§ **ACTIVITY**
Every line below that holds "What" must be copied.

(Beginning of EXERCISE MATERIAL)

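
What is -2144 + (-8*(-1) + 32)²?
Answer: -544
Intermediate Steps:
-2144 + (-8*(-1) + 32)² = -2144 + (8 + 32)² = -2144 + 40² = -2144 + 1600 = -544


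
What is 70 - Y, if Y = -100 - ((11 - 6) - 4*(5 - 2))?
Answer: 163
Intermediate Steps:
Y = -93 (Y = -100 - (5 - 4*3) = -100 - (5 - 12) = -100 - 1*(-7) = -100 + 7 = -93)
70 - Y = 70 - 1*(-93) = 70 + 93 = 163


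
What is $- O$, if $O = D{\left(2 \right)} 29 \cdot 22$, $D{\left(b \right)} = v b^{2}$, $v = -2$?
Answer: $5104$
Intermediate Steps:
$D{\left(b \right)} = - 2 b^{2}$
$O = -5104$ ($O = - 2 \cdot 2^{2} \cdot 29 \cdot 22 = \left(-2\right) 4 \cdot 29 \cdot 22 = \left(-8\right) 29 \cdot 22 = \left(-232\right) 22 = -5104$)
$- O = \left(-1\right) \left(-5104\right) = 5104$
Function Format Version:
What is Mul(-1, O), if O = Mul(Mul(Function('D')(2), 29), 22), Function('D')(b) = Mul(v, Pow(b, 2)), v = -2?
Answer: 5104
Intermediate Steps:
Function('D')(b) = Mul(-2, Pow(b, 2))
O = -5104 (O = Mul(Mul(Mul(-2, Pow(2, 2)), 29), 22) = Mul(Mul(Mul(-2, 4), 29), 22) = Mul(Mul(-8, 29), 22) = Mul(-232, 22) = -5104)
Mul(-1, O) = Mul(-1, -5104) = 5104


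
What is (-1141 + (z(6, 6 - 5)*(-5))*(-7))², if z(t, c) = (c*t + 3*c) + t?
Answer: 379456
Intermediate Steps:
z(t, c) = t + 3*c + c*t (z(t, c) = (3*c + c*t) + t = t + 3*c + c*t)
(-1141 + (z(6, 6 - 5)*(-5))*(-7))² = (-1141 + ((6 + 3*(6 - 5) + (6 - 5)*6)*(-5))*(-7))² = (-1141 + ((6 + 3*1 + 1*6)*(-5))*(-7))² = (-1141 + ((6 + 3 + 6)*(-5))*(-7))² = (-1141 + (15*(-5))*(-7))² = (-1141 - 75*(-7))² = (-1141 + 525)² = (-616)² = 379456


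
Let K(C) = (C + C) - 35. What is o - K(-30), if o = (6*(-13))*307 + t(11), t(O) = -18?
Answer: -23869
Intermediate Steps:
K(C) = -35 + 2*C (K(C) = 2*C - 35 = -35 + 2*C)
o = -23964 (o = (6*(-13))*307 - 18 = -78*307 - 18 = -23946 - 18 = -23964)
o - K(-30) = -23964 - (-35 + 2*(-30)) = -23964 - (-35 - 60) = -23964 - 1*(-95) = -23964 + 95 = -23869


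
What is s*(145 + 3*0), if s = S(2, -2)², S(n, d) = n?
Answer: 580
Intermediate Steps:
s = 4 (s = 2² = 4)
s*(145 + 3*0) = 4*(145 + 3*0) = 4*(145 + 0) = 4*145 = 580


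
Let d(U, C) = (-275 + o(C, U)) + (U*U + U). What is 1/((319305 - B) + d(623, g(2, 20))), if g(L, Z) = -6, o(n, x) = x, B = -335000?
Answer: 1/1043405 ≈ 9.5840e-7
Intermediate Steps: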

(End of EXERCISE MATERIAL)

§ **ANSWER TO THIS EXERCISE**
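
What is -2144 + (-8*(-1) + 32)²?
What is 70 - Y, if Y = -100 - ((11 - 6) - 4*(5 - 2))?
What is $- O$, if $O = D{\left(2 \right)} 29 \cdot 22$, $D{\left(b \right)} = v b^{2}$, $v = -2$?
What is Mul(-1, O), if O = Mul(Mul(Function('D')(2), 29), 22), Function('D')(b) = Mul(v, Pow(b, 2)), v = -2?
What is (-1141 + (z(6, 6 - 5)*(-5))*(-7))², if z(t, c) = (c*t + 3*c) + t?
Let K(C) = (C + C) - 35. What is o - K(-30), if o = (6*(-13))*307 + t(11), t(O) = -18?
What is s*(145 + 3*0), if s = S(2, -2)², S(n, d) = n?
Let d(U, C) = (-275 + o(C, U)) + (U*U + U). What is 1/((319305 - B) + d(623, g(2, 20))), if g(L, Z) = -6, o(n, x) = x, B = -335000?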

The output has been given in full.